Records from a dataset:
***
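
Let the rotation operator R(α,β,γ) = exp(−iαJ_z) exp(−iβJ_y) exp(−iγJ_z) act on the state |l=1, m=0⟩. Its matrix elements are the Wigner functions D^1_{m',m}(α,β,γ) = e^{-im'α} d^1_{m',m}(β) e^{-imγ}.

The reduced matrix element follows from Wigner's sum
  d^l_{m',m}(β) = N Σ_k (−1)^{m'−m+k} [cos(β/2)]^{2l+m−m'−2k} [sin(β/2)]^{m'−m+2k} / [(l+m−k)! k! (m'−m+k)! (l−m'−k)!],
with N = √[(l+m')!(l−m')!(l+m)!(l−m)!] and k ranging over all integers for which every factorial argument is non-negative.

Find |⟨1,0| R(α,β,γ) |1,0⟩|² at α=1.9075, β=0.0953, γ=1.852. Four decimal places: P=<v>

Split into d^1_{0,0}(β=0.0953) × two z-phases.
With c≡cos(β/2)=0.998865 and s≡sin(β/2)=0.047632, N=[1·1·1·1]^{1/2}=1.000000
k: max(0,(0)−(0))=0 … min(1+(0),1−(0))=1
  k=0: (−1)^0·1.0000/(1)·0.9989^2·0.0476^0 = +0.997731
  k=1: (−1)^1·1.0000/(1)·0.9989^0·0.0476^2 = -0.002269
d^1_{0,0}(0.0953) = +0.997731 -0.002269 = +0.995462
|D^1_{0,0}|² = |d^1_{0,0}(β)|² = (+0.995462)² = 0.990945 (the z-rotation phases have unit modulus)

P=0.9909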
***
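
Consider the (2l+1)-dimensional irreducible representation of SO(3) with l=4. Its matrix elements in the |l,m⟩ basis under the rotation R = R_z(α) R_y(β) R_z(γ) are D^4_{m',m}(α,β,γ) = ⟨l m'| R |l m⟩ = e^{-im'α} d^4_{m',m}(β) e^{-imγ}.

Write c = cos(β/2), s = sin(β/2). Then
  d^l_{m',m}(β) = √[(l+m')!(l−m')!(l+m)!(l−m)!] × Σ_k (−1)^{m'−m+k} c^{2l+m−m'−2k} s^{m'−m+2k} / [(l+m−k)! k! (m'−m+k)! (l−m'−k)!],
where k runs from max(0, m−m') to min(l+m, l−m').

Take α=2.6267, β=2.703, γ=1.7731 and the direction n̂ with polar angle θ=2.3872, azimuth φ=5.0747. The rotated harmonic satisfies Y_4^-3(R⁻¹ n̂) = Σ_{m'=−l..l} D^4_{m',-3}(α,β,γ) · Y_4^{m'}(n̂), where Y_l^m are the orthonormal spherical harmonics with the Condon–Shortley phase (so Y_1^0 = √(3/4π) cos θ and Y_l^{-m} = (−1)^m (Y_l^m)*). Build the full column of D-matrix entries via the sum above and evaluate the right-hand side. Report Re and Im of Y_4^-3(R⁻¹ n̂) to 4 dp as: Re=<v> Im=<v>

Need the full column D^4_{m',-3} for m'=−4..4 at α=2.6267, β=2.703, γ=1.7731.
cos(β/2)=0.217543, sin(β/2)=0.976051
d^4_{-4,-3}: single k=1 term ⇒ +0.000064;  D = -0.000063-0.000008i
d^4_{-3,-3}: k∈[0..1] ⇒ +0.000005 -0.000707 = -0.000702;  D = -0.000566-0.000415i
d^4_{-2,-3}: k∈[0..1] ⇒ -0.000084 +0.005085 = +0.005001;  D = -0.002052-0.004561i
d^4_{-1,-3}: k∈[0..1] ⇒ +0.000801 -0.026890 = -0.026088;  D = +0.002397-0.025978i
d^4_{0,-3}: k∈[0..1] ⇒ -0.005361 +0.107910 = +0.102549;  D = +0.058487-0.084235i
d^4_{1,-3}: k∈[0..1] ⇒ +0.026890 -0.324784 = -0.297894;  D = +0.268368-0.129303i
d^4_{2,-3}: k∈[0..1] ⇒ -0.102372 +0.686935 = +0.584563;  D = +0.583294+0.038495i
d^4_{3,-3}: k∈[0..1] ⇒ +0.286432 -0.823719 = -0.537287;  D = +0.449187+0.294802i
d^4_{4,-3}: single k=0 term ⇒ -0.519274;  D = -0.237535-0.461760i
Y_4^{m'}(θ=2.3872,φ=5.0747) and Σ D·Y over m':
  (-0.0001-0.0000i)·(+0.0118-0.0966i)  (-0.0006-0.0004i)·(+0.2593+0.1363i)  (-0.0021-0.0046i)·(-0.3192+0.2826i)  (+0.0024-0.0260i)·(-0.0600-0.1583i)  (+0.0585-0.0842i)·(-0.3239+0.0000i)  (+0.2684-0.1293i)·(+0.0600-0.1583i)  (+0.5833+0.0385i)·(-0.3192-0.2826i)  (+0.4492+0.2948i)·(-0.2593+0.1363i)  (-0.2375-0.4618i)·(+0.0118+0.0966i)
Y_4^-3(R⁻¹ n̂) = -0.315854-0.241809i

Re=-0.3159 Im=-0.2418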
***
• **WORK TO BE COMPLETED**
From the data above, return every line from the line that has "The reduced matrix" up to and including the line that has "with N = √[(l+m')!(l−m')!(l+m)!(l−m)!]", exactly.

• **TASK SOLUTION**
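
The reduced matrix element follows from Wigner's sum
  d^l_{m',m}(β) = N Σ_k (−1)^{m'−m+k} [cos(β/2)]^{2l+m−m'−2k} [sin(β/2)]^{m'−m+2k} / [(l+m−k)! k! (m'−m+k)! (l−m'−k)!],
with N = √[(l+m')!(l−m')!(l+m)!(l−m)!] and k ranging over all integers for which every factorial argument is non-negative.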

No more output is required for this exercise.